## Task to carry out
A complete, exact copy of the data is the required answer.

Dataset entries:
--- START ---

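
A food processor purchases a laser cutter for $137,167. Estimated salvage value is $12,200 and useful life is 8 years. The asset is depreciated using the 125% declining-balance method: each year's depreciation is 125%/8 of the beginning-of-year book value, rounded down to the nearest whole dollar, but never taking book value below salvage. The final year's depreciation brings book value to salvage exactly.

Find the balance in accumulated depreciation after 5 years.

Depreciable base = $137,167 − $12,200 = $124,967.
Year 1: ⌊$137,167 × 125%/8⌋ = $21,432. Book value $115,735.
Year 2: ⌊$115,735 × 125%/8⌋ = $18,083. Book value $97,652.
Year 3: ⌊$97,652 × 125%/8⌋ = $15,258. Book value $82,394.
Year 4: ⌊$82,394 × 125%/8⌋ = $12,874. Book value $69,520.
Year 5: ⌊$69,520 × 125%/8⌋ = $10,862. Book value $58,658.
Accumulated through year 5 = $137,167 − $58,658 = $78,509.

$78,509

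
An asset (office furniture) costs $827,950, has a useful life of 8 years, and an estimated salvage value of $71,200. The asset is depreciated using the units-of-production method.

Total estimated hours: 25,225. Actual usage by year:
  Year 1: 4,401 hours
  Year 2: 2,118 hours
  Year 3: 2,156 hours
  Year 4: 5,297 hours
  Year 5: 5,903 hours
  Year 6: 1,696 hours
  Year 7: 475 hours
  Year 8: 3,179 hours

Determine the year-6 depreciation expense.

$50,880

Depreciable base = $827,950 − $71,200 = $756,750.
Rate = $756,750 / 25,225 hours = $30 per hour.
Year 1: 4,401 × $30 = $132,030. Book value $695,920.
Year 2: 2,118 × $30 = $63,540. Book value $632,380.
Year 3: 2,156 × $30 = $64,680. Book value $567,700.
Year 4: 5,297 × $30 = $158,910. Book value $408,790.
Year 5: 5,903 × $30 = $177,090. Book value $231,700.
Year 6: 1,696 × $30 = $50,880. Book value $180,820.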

--- END ---

## Task response
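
A food processor purchases a laser cutter for $137,167. Estimated salvage value is $12,200 and useful life is 8 years. The asset is depreciated using the 125% declining-balance method: each year's depreciation is 125%/8 of the beginning-of-year book value, rounded down to the nearest whole dollar, but never taking book value below salvage. The final year's depreciation brings book value to salvage exactly.

Find the balance in accumulated depreciation after 5 years.

Depreciable base = $137,167 − $12,200 = $124,967.
Year 1: ⌊$137,167 × 125%/8⌋ = $21,432. Book value $115,735.
Year 2: ⌊$115,735 × 125%/8⌋ = $18,083. Book value $97,652.
Year 3: ⌊$97,652 × 125%/8⌋ = $15,258. Book value $82,394.
Year 4: ⌊$82,394 × 125%/8⌋ = $12,874. Book value $69,520.
Year 5: ⌊$69,520 × 125%/8⌋ = $10,862. Book value $58,658.
Accumulated through year 5 = $137,167 − $58,658 = $78,509.

$78,509

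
An asset (office furniture) costs $827,950, has a useful life of 8 years, and an estimated salvage value of $71,200. The asset is depreciated using the units-of-production method.

Total estimated hours: 25,225. Actual usage by year:
  Year 1: 4,401 hours
  Year 2: 2,118 hours
  Year 3: 2,156 hours
  Year 4: 5,297 hours
  Year 5: 5,903 hours
  Year 6: 1,696 hours
  Year 7: 475 hours
  Year 8: 3,179 hours

Determine the year-6 depreciation expense.

$50,880

Depreciable base = $827,950 − $71,200 = $756,750.
Rate = $756,750 / 25,225 hours = $30 per hour.
Year 1: 4,401 × $30 = $132,030. Book value $695,920.
Year 2: 2,118 × $30 = $63,540. Book value $632,380.
Year 3: 2,156 × $30 = $64,680. Book value $567,700.
Year 4: 5,297 × $30 = $158,910. Book value $408,790.
Year 5: 5,903 × $30 = $177,090. Book value $231,700.
Year 6: 1,696 × $30 = $50,880. Book value $180,820.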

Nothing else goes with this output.